- _What you are asked to do_: Look through the data below for the line with "4. send(from=C, to=A, msg='pong')" and the line with "13. send(from=A, to=B, msg='hello')", then output those two and all lines in between, exactly as written.

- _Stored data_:
================================
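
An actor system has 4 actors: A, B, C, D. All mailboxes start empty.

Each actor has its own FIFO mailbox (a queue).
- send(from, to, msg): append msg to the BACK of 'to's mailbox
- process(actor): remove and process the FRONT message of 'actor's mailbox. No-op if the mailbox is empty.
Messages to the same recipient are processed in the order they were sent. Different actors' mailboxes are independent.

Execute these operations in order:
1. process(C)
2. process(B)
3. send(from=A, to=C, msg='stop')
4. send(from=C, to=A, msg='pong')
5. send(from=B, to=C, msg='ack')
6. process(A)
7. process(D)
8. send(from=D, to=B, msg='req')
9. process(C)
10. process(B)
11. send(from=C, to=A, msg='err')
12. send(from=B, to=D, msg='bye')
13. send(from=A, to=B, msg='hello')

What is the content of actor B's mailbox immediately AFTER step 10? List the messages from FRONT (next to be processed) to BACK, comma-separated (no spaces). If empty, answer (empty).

After 1 (process(C)): A:[] B:[] C:[] D:[]
After 2 (process(B)): A:[] B:[] C:[] D:[]
After 3 (send(from=A, to=C, msg='stop')): A:[] B:[] C:[stop] D:[]
After 4 (send(from=C, to=A, msg='pong')): A:[pong] B:[] C:[stop] D:[]
After 5 (send(from=B, to=C, msg='ack')): A:[pong] B:[] C:[stop,ack] D:[]
After 6 (process(A)): A:[] B:[] C:[stop,ack] D:[]
After 7 (process(D)): A:[] B:[] C:[stop,ack] D:[]
After 8 (send(from=D, to=B, msg='req')): A:[] B:[req] C:[stop,ack] D:[]
After 9 (process(C)): A:[] B:[req] C:[ack] D:[]
After 10 (process(B)): A:[] B:[] C:[ack] D:[]

(empty)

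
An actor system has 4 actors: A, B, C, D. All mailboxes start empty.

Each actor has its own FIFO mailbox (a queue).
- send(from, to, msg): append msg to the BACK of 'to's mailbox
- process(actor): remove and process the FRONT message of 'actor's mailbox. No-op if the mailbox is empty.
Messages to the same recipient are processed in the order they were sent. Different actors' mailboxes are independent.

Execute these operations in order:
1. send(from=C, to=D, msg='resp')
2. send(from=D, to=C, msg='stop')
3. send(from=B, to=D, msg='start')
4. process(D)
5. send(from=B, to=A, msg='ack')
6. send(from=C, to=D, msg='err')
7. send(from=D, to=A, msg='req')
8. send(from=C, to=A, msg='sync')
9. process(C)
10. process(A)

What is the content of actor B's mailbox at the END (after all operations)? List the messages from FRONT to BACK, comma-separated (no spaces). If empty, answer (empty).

Answer: (empty)

Derivation:
After 1 (send(from=C, to=D, msg='resp')): A:[] B:[] C:[] D:[resp]
After 2 (send(from=D, to=C, msg='stop')): A:[] B:[] C:[stop] D:[resp]
After 3 (send(from=B, to=D, msg='start')): A:[] B:[] C:[stop] D:[resp,start]
After 4 (process(D)): A:[] B:[] C:[stop] D:[start]
After 5 (send(from=B, to=A, msg='ack')): A:[ack] B:[] C:[stop] D:[start]
After 6 (send(from=C, to=D, msg='err')): A:[ack] B:[] C:[stop] D:[start,err]
After 7 (send(from=D, to=A, msg='req')): A:[ack,req] B:[] C:[stop] D:[start,err]
After 8 (send(from=C, to=A, msg='sync')): A:[ack,req,sync] B:[] C:[stop] D:[start,err]
After 9 (process(C)): A:[ack,req,sync] B:[] C:[] D:[start,err]
After 10 (process(A)): A:[req,sync] B:[] C:[] D:[start,err]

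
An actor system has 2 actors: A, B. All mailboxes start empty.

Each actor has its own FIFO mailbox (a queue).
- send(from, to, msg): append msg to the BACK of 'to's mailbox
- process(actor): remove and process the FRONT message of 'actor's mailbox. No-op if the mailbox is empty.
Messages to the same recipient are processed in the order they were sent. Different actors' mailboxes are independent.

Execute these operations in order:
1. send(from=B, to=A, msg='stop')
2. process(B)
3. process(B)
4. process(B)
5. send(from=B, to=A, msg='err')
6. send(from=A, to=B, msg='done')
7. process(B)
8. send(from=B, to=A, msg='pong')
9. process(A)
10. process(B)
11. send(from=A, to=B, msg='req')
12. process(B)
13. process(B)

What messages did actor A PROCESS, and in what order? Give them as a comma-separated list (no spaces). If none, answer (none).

After 1 (send(from=B, to=A, msg='stop')): A:[stop] B:[]
After 2 (process(B)): A:[stop] B:[]
After 3 (process(B)): A:[stop] B:[]
After 4 (process(B)): A:[stop] B:[]
After 5 (send(from=B, to=A, msg='err')): A:[stop,err] B:[]
After 6 (send(from=A, to=B, msg='done')): A:[stop,err] B:[done]
After 7 (process(B)): A:[stop,err] B:[]
After 8 (send(from=B, to=A, msg='pong')): A:[stop,err,pong] B:[]
After 9 (process(A)): A:[err,pong] B:[]
After 10 (process(B)): A:[err,pong] B:[]
After 11 (send(from=A, to=B, msg='req')): A:[err,pong] B:[req]
After 12 (process(B)): A:[err,pong] B:[]
After 13 (process(B)): A:[err,pong] B:[]

Answer: stop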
================================
- _Written answer_:
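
4. send(from=C, to=A, msg='pong')
5. send(from=B, to=C, msg='ack')
6. process(A)
7. process(D)
8. send(from=D, to=B, msg='req')
9. process(C)
10. process(B)
11. send(from=C, to=A, msg='err')
12. send(from=B, to=D, msg='bye')
13. send(from=A, to=B, msg='hello')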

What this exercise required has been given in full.